EXERCISE BRIEF.
Write out the full listing again. Make no alterations.

RECORD SET.
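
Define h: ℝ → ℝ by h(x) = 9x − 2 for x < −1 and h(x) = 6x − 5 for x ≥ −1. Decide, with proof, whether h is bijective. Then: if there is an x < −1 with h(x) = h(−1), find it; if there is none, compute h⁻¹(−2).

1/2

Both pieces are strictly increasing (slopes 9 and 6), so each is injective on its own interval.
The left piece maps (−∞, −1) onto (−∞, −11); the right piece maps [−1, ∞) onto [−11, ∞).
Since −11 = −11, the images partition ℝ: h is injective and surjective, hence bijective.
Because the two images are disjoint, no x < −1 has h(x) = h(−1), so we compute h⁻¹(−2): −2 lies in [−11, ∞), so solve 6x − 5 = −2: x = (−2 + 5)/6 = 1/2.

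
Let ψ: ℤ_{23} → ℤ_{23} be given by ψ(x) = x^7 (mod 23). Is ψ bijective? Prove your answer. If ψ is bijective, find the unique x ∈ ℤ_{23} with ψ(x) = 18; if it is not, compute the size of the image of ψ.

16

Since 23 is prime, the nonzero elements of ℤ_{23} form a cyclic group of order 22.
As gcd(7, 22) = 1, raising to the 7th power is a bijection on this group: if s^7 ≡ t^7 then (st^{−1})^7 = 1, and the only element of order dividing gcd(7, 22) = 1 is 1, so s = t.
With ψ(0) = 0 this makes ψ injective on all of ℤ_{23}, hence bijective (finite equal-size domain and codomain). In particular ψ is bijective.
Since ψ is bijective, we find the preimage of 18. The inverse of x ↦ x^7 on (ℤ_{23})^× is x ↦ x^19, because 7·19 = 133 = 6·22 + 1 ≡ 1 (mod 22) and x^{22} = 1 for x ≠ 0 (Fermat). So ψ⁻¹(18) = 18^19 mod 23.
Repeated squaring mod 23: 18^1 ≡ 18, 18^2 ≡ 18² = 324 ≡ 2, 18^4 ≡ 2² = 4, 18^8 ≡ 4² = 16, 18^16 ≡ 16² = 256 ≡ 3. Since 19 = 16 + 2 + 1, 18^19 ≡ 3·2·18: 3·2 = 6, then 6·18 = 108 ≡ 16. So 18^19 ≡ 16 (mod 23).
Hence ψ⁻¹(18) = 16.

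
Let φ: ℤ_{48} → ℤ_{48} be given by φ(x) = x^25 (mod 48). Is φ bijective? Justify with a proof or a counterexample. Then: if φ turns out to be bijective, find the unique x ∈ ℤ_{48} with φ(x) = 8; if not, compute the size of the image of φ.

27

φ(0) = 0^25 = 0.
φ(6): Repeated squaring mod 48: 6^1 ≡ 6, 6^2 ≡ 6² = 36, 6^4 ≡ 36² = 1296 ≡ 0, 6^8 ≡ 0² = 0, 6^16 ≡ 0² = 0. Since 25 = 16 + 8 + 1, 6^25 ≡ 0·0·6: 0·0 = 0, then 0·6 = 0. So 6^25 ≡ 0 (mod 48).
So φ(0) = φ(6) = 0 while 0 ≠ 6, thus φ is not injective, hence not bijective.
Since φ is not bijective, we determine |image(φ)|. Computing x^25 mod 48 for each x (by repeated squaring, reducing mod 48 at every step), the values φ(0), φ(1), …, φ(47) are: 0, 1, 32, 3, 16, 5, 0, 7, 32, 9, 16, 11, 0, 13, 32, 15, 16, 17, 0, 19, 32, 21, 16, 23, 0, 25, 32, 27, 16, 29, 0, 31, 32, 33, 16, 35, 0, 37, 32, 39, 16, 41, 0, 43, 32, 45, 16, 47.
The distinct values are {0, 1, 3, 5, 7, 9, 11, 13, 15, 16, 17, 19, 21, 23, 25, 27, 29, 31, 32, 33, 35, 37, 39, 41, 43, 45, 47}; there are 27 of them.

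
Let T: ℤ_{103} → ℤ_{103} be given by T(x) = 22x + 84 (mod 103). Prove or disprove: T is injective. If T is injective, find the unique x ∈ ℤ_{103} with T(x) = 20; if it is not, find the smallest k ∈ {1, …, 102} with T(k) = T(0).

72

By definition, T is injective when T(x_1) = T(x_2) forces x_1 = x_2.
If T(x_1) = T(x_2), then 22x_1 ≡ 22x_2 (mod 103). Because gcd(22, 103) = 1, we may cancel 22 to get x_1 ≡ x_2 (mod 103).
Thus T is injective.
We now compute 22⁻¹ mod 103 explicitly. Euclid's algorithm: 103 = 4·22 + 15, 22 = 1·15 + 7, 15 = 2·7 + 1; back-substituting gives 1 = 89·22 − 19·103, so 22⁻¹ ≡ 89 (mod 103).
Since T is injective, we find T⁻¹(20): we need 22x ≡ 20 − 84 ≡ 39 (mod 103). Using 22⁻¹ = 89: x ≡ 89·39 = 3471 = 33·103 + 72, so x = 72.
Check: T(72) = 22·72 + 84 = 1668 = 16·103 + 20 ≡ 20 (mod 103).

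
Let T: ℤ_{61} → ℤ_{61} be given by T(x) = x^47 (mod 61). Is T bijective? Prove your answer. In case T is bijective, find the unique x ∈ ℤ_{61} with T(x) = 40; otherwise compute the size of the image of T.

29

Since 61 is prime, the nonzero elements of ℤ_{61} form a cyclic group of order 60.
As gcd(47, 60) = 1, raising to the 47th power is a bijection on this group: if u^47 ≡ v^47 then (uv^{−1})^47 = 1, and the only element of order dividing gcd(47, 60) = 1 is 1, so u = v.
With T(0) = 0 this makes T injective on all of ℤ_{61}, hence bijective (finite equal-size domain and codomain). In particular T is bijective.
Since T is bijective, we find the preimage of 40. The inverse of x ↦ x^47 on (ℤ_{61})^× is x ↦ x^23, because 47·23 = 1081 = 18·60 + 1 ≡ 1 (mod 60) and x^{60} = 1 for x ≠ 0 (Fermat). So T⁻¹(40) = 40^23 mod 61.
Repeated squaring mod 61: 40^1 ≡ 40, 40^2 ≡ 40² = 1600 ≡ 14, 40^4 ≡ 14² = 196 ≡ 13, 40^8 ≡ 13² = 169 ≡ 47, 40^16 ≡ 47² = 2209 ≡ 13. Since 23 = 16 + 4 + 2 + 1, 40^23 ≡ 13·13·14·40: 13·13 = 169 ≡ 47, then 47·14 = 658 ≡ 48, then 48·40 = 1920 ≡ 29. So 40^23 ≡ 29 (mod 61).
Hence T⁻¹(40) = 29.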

RESPONSE TO THE TASK.
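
Define h: ℝ → ℝ by h(x) = 9x − 2 for x < −1 and h(x) = 6x − 5 for x ≥ −1. Decide, with proof, whether h is bijective. Then: if there is an x < −1 with h(x) = h(−1), find it; if there is none, compute h⁻¹(−2).

1/2

Both pieces are strictly increasing (slopes 9 and 6), so each is injective on its own interval.
The left piece maps (−∞, −1) onto (−∞, −11); the right piece maps [−1, ∞) onto [−11, ∞).
Since −11 = −11, the images partition ℝ: h is injective and surjective, hence bijective.
Because the two images are disjoint, no x < −1 has h(x) = h(−1), so we compute h⁻¹(−2): −2 lies in [−11, ∞), so solve 6x − 5 = −2: x = (−2 + 5)/6 = 1/2.

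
Let ψ: ℤ_{23} → ℤ_{23} be given by ψ(x) = x^7 (mod 23). Is ψ bijective? Prove your answer. If ψ is bijective, find the unique x ∈ ℤ_{23} with ψ(x) = 18; if it is not, compute the size of the image of ψ.

16

Since 23 is prime, the nonzero elements of ℤ_{23} form a cyclic group of order 22.
As gcd(7, 22) = 1, raising to the 7th power is a bijection on this group: if s^7 ≡ t^7 then (st^{−1})^7 = 1, and the only element of order dividing gcd(7, 22) = 1 is 1, so s = t.
With ψ(0) = 0 this makes ψ injective on all of ℤ_{23}, hence bijective (finite equal-size domain and codomain). In particular ψ is bijective.
Since ψ is bijective, we find the preimage of 18. The inverse of x ↦ x^7 on (ℤ_{23})^× is x ↦ x^19, because 7·19 = 133 = 6·22 + 1 ≡ 1 (mod 22) and x^{22} = 1 for x ≠ 0 (Fermat). So ψ⁻¹(18) = 18^19 mod 23.
Repeated squaring mod 23: 18^1 ≡ 18, 18^2 ≡ 18² = 324 ≡ 2, 18^4 ≡ 2² = 4, 18^8 ≡ 4² = 16, 18^16 ≡ 16² = 256 ≡ 3. Since 19 = 16 + 2 + 1, 18^19 ≡ 3·2·18: 3·2 = 6, then 6·18 = 108 ≡ 16. So 18^19 ≡ 16 (mod 23).
Hence ψ⁻¹(18) = 16.

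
Let φ: ℤ_{48} → ℤ_{48} be given by φ(x) = x^25 (mod 48). Is φ bijective? Justify with a proof or a counterexample. Then: if φ turns out to be bijective, find the unique x ∈ ℤ_{48} with φ(x) = 8; if not, compute the size of the image of φ.

27

φ(0) = 0^25 = 0.
φ(6): Repeated squaring mod 48: 6^1 ≡ 6, 6^2 ≡ 6² = 36, 6^4 ≡ 36² = 1296 ≡ 0, 6^8 ≡ 0² = 0, 6^16 ≡ 0² = 0. Since 25 = 16 + 8 + 1, 6^25 ≡ 0·0·6: 0·0 = 0, then 0·6 = 0. So 6^25 ≡ 0 (mod 48).
So φ(0) = φ(6) = 0 while 0 ≠ 6, thus φ is not injective, hence not bijective.
Since φ is not bijective, we determine |image(φ)|. Computing x^25 mod 48 for each x (by repeated squaring, reducing mod 48 at every step), the values φ(0), φ(1), …, φ(47) are: 0, 1, 32, 3, 16, 5, 0, 7, 32, 9, 16, 11, 0, 13, 32, 15, 16, 17, 0, 19, 32, 21, 16, 23, 0, 25, 32, 27, 16, 29, 0, 31, 32, 33, 16, 35, 0, 37, 32, 39, 16, 41, 0, 43, 32, 45, 16, 47.
The distinct values are {0, 1, 3, 5, 7, 9, 11, 13, 15, 16, 17, 19, 21, 23, 25, 27, 29, 31, 32, 33, 35, 37, 39, 41, 43, 45, 47}; there are 27 of them.

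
Let T: ℤ_{103} → ℤ_{103} be given by T(x) = 22x + 84 (mod 103). Prove or disprove: T is injective. If T is injective, find the unique x ∈ ℤ_{103} with T(x) = 20; if it is not, find the smallest k ∈ {1, …, 102} with T(k) = T(0).

72

By definition, T is injective when T(x_1) = T(x_2) forces x_1 = x_2.
If T(x_1) = T(x_2), then 22x_1 ≡ 22x_2 (mod 103). Because gcd(22, 103) = 1, we may cancel 22 to get x_1 ≡ x_2 (mod 103).
Thus T is injective.
We now compute 22⁻¹ mod 103 explicitly. Euclid's algorithm: 103 = 4·22 + 15, 22 = 1·15 + 7, 15 = 2·7 + 1; back-substituting gives 1 = 89·22 − 19·103, so 22⁻¹ ≡ 89 (mod 103).
Since T is injective, we find T⁻¹(20): we need 22x ≡ 20 − 84 ≡ 39 (mod 103). Using 22⁻¹ = 89: x ≡ 89·39 = 3471 = 33·103 + 72, so x = 72.
Check: T(72) = 22·72 + 84 = 1668 = 16·103 + 20 ≡ 20 (mod 103).

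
Let T: ℤ_{61} → ℤ_{61} be given by T(x) = x^47 (mod 61). Is T bijective? Prove your answer. In case T is bijective, find the unique x ∈ ℤ_{61} with T(x) = 40; otherwise compute the size of the image of T.

29

Since 61 is prime, the nonzero elements of ℤ_{61} form a cyclic group of order 60.
As gcd(47, 60) = 1, raising to the 47th power is a bijection on this group: if u^47 ≡ v^47 then (uv^{−1})^47 = 1, and the only element of order dividing gcd(47, 60) = 1 is 1, so u = v.
With T(0) = 0 this makes T injective on all of ℤ_{61}, hence bijective (finite equal-size domain and codomain). In particular T is bijective.
Since T is bijective, we find the preimage of 40. The inverse of x ↦ x^47 on (ℤ_{61})^× is x ↦ x^23, because 47·23 = 1081 = 18·60 + 1 ≡ 1 (mod 60) and x^{60} = 1 for x ≠ 0 (Fermat). So T⁻¹(40) = 40^23 mod 61.
Repeated squaring mod 61: 40^1 ≡ 40, 40^2 ≡ 40² = 1600 ≡ 14, 40^4 ≡ 14² = 196 ≡ 13, 40^8 ≡ 13² = 169 ≡ 47, 40^16 ≡ 47² = 2209 ≡ 13. Since 23 = 16 + 4 + 2 + 1, 40^23 ≡ 13·13·14·40: 13·13 = 169 ≡ 47, then 47·14 = 658 ≡ 48, then 48·40 = 1920 ≡ 29. So 40^23 ≡ 29 (mod 61).
Hence T⁻¹(40) = 29.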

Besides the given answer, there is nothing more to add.